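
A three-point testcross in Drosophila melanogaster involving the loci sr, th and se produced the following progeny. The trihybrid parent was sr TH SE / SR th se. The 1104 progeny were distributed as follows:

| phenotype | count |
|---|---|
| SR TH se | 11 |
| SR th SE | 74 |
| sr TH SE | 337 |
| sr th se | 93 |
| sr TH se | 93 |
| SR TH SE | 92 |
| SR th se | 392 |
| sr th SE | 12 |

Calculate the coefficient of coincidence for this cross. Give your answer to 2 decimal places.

The two rarest classes, sr th SE and SR TH se, are the double crossovers. Comparing them with the parentals, only the th allele has switched, so th is the middle locus and the order is sr – th – se.
sr–th: (185 + 23)/1104 = 0.1884; th–se: (167 + 23)/1104 = 0.1721.
Expected DCO frequency = 0.1884 × 0.1721 ≈ 0.03242; observed = 23/1104 ≈ 0.02083.
Coefficient of coincidence = 0.02083/0.03242 ≈ 0.64.

0.64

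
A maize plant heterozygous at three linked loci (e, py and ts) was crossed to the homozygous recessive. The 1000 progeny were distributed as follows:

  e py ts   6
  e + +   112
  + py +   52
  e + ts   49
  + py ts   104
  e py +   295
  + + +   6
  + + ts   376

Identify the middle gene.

The two most frequent reciprocal classes, e py + and + + ts, are the parental types, so the F1 was e py + / + + ts.
The two rarest classes, e py ts and + + +, are the double crossovers. Comparing them with the parentals, only the ts allele has switched, so ts is the middle locus and the order is e – ts – py.

ts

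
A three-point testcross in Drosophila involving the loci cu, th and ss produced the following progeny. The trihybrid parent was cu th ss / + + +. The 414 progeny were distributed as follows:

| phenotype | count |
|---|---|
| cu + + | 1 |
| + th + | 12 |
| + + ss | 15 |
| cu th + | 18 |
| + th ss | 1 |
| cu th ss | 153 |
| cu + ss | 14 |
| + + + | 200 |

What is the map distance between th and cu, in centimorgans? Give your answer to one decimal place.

The two rarest classes, + th ss and cu + +, are the double crossovers. Comparing them with the parentals, only the cu allele has switched, so cu is the middle locus and the order is th – cu – ss.
Crossovers in the th–cu interval produce the single-crossover classes cu + ss and + th + (14 + 12 = 26) plus the double crossovers (2).
RF(th–cu) = (26 + 2) / 414 = 28/414 = 0.0676 → 6.8 centimorgans.

6.8 centimorgans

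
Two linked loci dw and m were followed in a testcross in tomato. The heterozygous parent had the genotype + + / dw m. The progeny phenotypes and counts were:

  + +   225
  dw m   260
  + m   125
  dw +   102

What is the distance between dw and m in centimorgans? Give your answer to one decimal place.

The recombinant classes are + m and dw +: 125 + 102 = 227.
Recombination frequency = 227/712 = 0.3188 ≈ 31.9%, i.e. 31.9 centimorgans.

31.9 centimorgans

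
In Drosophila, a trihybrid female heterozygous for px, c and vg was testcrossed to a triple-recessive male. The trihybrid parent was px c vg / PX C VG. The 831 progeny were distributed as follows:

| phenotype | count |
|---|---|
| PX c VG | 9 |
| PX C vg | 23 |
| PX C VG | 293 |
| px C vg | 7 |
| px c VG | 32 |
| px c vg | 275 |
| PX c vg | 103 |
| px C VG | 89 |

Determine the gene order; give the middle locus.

The two rarest classes, px C vg and PX c VG, are the double crossovers. Comparing them with the parentals, only the c allele has switched, so c is the middle locus and the order is vg – c – px.

c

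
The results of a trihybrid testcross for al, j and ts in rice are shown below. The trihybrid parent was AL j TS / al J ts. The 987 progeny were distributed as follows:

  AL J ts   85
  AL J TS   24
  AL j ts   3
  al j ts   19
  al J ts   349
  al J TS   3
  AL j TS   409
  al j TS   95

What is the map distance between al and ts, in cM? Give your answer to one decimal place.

The two rarest classes, AL j ts and al J TS, are the double crossovers. Comparing them with the parentals, only the ts allele has switched, so ts is the middle locus and the order is al – ts – j.
Crossovers in the al–ts interval produce the single-crossover classes al j TS and AL J ts (95 + 85 = 180) plus the double crossovers (6).
RF(al–ts) = (180 + 6) / 987 = 186/987 = 0.1884 → 18.8 cM.

18.8 cM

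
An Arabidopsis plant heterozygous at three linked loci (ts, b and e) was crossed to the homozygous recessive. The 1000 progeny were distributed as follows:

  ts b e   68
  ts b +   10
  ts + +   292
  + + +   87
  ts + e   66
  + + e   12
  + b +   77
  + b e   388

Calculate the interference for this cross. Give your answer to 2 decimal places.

The two most frequent reciprocal classes, + b e and ts + +, are the parental types, so the F1 was + b e / ts + +.
The two rarest classes, + + e and ts b +, are the double crossovers. Comparing them with the parentals, only the b allele has switched, so b is the middle locus and the order is e – b – ts.
e–b: (143 + 22)/1000 = 0.1650; b–ts: (155 + 22)/1000 = 0.1770.
Expected DCO frequency = 0.1650 × 0.1770 ≈ 0.02920; observed = 22/1000 ≈ 0.02200.
Coefficient of coincidence = 0.02200/0.02920 ≈ 0.75; interference = 1 − 0.75 = 0.25.

0.25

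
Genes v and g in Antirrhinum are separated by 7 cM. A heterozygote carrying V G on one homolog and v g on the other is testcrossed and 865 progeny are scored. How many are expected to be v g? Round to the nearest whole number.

A map distance of 7 cM corresponds to a recombination frequency of 0.070.
The F1 is V G / v g, so v g is a parental gamete class with expected frequency (1 − r)/2 = 0.930/2 = 0.4650.
Expected number = 0.4650 × 865 = 402.22 ≈ 402.

402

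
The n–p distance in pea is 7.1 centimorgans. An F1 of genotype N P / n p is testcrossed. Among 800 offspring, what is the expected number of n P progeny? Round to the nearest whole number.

28

A map distance of 7.1 centimorgans corresponds to a recombination frequency of 0.071.
The F1 is N P / n p, so n P is a recombinant gamete class with expected frequency r/2 = 0.071/2 = 0.0355.
Expected number = 0.0355 × 800 = 28.40 ≈ 28.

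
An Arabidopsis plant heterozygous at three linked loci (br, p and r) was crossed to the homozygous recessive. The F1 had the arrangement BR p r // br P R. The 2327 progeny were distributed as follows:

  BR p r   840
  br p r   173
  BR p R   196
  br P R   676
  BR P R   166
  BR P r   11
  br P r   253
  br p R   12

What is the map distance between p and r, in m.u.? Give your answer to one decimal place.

The two rarest classes, BR P r and br p R, are the double crossovers. Comparing them with the parentals, only the p allele has switched, so p is the middle locus and the order is br – p – r.
Crossovers in the p–r interval produce the single-crossover classes BR p R and br P r (196 + 253 = 449) plus the double crossovers (23).
RF(p–r) = (449 + 23) / 2327 = 472/2327 = 0.2028 → 20.3 m.u.

20.3 m.u.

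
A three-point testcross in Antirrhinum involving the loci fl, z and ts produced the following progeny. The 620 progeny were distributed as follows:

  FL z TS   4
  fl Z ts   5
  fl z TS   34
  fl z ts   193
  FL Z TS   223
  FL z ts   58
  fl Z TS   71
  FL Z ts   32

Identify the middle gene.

The two most frequent reciprocal classes, fl z ts and FL Z TS, are the parental types, so the F1 was fl z ts / FL Z TS.
The two rarest classes, fl Z ts and FL z TS, are the double crossovers. Comparing them with the parentals, only the z allele has switched, so z is the middle locus and the order is fl – z – ts.

z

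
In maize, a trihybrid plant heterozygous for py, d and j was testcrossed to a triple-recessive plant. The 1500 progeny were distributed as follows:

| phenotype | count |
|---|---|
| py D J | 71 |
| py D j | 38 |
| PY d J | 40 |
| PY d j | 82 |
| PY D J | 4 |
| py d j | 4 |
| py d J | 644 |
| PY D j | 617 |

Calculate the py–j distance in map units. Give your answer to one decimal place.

5.7 map units

The two most frequent reciprocal classes, py d J and PY D j, are the parental types, so the F1 was py d J / PY D j.
The two rarest classes, py d j and PY D J, are the double crossovers. Comparing them with the parentals, only the j allele has switched, so j is the middle locus and the order is py – j – d.
Crossovers in the py–j interval produce the single-crossover classes PY d J and py D j (40 + 38 = 78) plus the double crossovers (8).
RF(py–j) = (78 + 8) / 1500 = 86/1500 = 0.0573 → 5.7 map units.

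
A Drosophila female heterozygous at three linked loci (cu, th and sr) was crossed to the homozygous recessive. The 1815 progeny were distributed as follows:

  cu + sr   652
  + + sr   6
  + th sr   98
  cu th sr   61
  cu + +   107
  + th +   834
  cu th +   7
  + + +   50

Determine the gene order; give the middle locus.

The two most frequent reciprocal classes, cu + sr and + th +, are the parental types, so the F1 was cu + sr / + th +.
The two rarest classes, + + sr and cu th +, are the double crossovers. Comparing them with the parentals, only the cu allele has switched, so cu is the middle locus and the order is th – cu – sr.

cu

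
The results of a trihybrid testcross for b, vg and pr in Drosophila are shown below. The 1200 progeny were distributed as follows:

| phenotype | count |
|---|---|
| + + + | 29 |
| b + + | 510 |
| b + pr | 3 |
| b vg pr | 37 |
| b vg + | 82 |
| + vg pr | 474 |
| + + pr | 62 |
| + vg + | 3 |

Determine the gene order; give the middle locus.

pr

The two most frequent reciprocal classes, + vg pr and b + +, are the parental types, so the F1 was + vg pr / b + +.
The two rarest classes, + vg + and b + pr, are the double crossovers. Comparing them with the parentals, only the pr allele has switched, so pr is the middle locus and the order is b – pr – vg.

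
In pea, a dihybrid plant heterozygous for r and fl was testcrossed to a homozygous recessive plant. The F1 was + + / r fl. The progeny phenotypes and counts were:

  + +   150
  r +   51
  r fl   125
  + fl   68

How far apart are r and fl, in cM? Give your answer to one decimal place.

30.2 cM

The recombinant classes are + fl and r +: 68 + 51 = 119.
Recombination frequency = 119/394 = 0.3020 ≈ 30.2%, i.e. 30.2 cM.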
—————
> GOAL OF THE EXERCISE:
Your reply should hold only the lines from the first line of the records through the one with "th SE | 12 |", reproduced word for word.

> WORKED SOLUTION:
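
A three-point testcross in Drosophila melanogaster involving the loci sr, th and se produced the following progeny. The trihybrid parent was sr TH SE / SR th se. The 1104 progeny were distributed as follows:

| phenotype | count |
|---|---|
| SR TH se | 11 |
| SR th SE | 74 |
| sr TH SE | 337 |
| sr th se | 93 |
| sr TH se | 93 |
| SR TH SE | 92 |
| SR th se | 392 |
| sr th SE | 12 |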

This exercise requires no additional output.